**Assignment**
What you return must match every record word for word.

=== Begin Enclosure ===

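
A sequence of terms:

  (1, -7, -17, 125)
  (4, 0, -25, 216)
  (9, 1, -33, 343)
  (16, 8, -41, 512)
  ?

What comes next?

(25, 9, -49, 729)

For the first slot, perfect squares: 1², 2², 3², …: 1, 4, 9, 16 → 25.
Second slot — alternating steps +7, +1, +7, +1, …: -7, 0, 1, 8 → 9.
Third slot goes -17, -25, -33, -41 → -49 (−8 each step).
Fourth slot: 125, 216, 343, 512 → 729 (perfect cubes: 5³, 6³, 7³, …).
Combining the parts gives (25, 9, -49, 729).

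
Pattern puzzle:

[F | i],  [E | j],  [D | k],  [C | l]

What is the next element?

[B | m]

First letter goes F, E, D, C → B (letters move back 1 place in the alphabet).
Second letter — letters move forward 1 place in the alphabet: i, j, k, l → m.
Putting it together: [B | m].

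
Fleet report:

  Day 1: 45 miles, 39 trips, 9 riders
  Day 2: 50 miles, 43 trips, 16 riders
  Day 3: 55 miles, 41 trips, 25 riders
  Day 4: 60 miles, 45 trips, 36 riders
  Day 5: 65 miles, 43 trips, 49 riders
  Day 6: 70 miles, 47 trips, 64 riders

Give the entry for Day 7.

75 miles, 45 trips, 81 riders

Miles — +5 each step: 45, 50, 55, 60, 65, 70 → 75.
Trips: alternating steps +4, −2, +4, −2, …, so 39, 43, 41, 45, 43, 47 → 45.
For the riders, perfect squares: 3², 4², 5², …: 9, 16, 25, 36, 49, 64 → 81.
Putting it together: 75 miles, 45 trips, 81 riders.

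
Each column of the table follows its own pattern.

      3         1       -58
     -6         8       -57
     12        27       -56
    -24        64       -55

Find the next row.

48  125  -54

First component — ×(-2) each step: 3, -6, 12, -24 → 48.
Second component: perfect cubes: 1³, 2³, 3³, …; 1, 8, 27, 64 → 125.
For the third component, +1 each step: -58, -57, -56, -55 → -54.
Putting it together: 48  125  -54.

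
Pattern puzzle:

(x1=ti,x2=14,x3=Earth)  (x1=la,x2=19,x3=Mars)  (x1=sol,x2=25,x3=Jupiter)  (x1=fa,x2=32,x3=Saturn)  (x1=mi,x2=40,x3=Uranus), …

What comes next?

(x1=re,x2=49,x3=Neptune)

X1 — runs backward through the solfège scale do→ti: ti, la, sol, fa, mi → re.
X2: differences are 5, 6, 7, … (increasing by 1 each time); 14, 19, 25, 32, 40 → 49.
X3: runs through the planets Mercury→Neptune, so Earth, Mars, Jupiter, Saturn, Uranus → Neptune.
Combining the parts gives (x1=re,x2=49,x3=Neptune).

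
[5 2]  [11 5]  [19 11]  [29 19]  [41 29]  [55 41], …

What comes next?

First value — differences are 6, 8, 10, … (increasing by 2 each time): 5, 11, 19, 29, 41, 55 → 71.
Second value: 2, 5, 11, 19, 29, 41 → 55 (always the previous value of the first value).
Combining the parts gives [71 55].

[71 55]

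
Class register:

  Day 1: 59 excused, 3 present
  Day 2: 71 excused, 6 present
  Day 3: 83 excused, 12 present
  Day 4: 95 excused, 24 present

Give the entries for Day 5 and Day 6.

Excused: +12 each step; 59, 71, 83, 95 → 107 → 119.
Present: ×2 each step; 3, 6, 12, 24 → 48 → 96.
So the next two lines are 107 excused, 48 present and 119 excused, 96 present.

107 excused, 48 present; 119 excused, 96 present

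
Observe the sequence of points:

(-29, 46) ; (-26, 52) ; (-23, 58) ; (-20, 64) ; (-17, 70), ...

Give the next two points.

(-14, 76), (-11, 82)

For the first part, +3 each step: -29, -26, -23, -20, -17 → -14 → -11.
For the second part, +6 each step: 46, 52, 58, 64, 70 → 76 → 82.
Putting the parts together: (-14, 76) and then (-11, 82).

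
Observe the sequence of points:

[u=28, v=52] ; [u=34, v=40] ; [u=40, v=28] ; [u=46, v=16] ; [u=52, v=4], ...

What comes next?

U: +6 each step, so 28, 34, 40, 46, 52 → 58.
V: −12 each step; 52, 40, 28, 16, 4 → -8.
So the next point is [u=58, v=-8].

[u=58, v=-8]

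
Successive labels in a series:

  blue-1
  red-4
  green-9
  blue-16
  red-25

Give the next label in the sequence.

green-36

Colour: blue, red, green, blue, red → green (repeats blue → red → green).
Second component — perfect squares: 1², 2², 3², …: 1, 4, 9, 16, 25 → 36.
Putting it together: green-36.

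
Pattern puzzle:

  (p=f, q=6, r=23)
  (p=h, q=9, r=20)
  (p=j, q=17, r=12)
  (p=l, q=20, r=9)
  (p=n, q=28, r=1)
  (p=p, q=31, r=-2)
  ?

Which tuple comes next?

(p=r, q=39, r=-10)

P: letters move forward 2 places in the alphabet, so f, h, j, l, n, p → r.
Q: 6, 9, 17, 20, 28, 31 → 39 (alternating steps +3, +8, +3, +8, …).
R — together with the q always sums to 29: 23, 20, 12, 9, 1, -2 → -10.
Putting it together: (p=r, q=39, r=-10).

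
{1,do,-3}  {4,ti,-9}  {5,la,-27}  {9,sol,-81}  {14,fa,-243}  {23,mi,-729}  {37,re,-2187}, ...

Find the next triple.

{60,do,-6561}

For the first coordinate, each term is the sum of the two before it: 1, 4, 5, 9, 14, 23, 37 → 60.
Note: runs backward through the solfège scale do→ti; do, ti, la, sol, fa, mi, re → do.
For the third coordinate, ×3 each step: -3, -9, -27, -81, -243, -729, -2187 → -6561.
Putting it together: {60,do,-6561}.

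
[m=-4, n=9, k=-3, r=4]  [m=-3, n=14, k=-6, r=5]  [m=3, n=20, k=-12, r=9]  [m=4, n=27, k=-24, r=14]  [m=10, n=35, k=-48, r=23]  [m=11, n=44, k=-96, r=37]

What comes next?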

=== End Enclosure ===

**Written answer**
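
A sequence of terms:

  (1, -7, -17, 125)
  (4, 0, -25, 216)
  (9, 1, -33, 343)
  (16, 8, -41, 512)
  ?

What comes next?

(25, 9, -49, 729)

For the first slot, perfect squares: 1², 2², 3², …: 1, 4, 9, 16 → 25.
Second slot — alternating steps +7, +1, +7, +1, …: -7, 0, 1, 8 → 9.
Third slot goes -17, -25, -33, -41 → -49 (−8 each step).
Fourth slot: 125, 216, 343, 512 → 729 (perfect cubes: 5³, 6³, 7³, …).
Combining the parts gives (25, 9, -49, 729).

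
Pattern puzzle:

[F | i],  [E | j],  [D | k],  [C | l]

What is the next element?

[B | m]

First letter goes F, E, D, C → B (letters move back 1 place in the alphabet).
Second letter — letters move forward 1 place in the alphabet: i, j, k, l → m.
Putting it together: [B | m].

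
Fleet report:

  Day 1: 45 miles, 39 trips, 9 riders
  Day 2: 50 miles, 43 trips, 16 riders
  Day 3: 55 miles, 41 trips, 25 riders
  Day 4: 60 miles, 45 trips, 36 riders
  Day 5: 65 miles, 43 trips, 49 riders
  Day 6: 70 miles, 47 trips, 64 riders

Give the entry for Day 7.

75 miles, 45 trips, 81 riders

Miles — +5 each step: 45, 50, 55, 60, 65, 70 → 75.
Trips: alternating steps +4, −2, +4, −2, …, so 39, 43, 41, 45, 43, 47 → 45.
For the riders, perfect squares: 3², 4², 5², …: 9, 16, 25, 36, 49, 64 → 81.
Putting it together: 75 miles, 45 trips, 81 riders.

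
Each column of the table follows its own pattern.

      3         1       -58
     -6         8       -57
     12        27       -56
    -24        64       -55

Find the next row.

48  125  -54

First component — ×(-2) each step: 3, -6, 12, -24 → 48.
Second component: perfect cubes: 1³, 2³, 3³, …; 1, 8, 27, 64 → 125.
For the third component, +1 each step: -58, -57, -56, -55 → -54.
Putting it together: 48  125  -54.

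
Pattern puzzle:

(x1=ti,x2=14,x3=Earth)  (x1=la,x2=19,x3=Mars)  (x1=sol,x2=25,x3=Jupiter)  (x1=fa,x2=32,x3=Saturn)  (x1=mi,x2=40,x3=Uranus), …

What comes next?

(x1=re,x2=49,x3=Neptune)

X1 — runs backward through the solfège scale do→ti: ti, la, sol, fa, mi → re.
X2: differences are 5, 6, 7, … (increasing by 1 each time); 14, 19, 25, 32, 40 → 49.
X3: runs through the planets Mercury→Neptune, so Earth, Mars, Jupiter, Saturn, Uranus → Neptune.
Combining the parts gives (x1=re,x2=49,x3=Neptune).

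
[5 2]  [11 5]  [19 11]  [29 19]  [41 29]  [55 41], …

What comes next?

First value — differences are 6, 8, 10, … (increasing by 2 each time): 5, 11, 19, 29, 41, 55 → 71.
Second value: 2, 5, 11, 19, 29, 41 → 55 (always the previous value of the first value).
Combining the parts gives [71 55].

[71 55]

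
Class register:

  Day 1: 59 excused, 3 present
  Day 2: 71 excused, 6 present
  Day 3: 83 excused, 12 present
  Day 4: 95 excused, 24 present

Give the entries for Day 5 and Day 6.

Excused: +12 each step; 59, 71, 83, 95 → 107 → 119.
Present: ×2 each step; 3, 6, 12, 24 → 48 → 96.
So the next two lines are 107 excused, 48 present and 119 excused, 96 present.

107 excused, 48 present; 119 excused, 96 present

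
Observe the sequence of points:

(-29, 46) ; (-26, 52) ; (-23, 58) ; (-20, 64) ; (-17, 70), ...

Give the next two points.

(-14, 76), (-11, 82)

For the first part, +3 each step: -29, -26, -23, -20, -17 → -14 → -11.
For the second part, +6 each step: 46, 52, 58, 64, 70 → 76 → 82.
Putting the parts together: (-14, 76) and then (-11, 82).

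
Observe the sequence of points:

[u=28, v=52] ; [u=34, v=40] ; [u=40, v=28] ; [u=46, v=16] ; [u=52, v=4], ...

What comes next?

U: +6 each step, so 28, 34, 40, 46, 52 → 58.
V: −12 each step; 52, 40, 28, 16, 4 → -8.
So the next point is [u=58, v=-8].

[u=58, v=-8]

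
Successive labels in a series:

  blue-1
  red-4
  green-9
  blue-16
  red-25

Give the next label in the sequence.

green-36

Colour: blue, red, green, blue, red → green (repeats blue → red → green).
Second component — perfect squares: 1², 2², 3², …: 1, 4, 9, 16, 25 → 36.
Putting it together: green-36.

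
Pattern puzzle:

  (p=f, q=6, r=23)
  (p=h, q=9, r=20)
  (p=j, q=17, r=12)
  (p=l, q=20, r=9)
  (p=n, q=28, r=1)
  (p=p, q=31, r=-2)
  ?

Which tuple comes next?

(p=r, q=39, r=-10)

P: letters move forward 2 places in the alphabet, so f, h, j, l, n, p → r.
Q: 6, 9, 17, 20, 28, 31 → 39 (alternating steps +3, +8, +3, +8, …).
R — together with the q always sums to 29: 23, 20, 12, 9, 1, -2 → -10.
Putting it together: (p=r, q=39, r=-10).

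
{1,do,-3}  {4,ti,-9}  {5,la,-27}  {9,sol,-81}  {14,fa,-243}  {23,mi,-729}  {37,re,-2187}, ...

Find the next triple.

{60,do,-6561}

For the first coordinate, each term is the sum of the two before it: 1, 4, 5, 9, 14, 23, 37 → 60.
Note: runs backward through the solfège scale do→ti; do, ti, la, sol, fa, mi, re → do.
For the third coordinate, ×3 each step: -3, -9, -27, -81, -243, -729, -2187 → -6561.
Putting it together: {60,do,-6561}.

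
[m=-4, n=9, k=-3, r=4]  [m=-3, n=14, k=-6, r=5]  [m=3, n=20, k=-12, r=9]  [m=4, n=27, k=-24, r=14]  [m=10, n=35, k=-48, r=23]  [m=11, n=44, k=-96, r=37]

What comes next?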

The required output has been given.